Task item: Each line below has to be set down again exactly.
.....
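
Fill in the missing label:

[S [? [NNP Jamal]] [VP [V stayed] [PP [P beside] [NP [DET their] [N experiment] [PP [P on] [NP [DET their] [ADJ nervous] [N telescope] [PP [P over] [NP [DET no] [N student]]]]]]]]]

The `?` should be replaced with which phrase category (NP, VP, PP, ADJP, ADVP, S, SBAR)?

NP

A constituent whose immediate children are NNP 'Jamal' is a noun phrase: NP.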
.....
Exercise answer:
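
Fill in the missing label:

[S [? [NNP Jamal]] [VP [V stayed] [PP [P beside] [NP [DET their] [N experiment] [PP [P on] [NP [DET their] [ADJ nervous] [N telescope] [PP [P over] [NP [DET no] [N student]]]]]]]]]

The `?` should be replaced with which phrase category (NP, VP, PP, ADJP, ADVP, S, SBAR)?

NP

A constituent whose immediate children are NNP 'Jamal' is a noun phrase: NP.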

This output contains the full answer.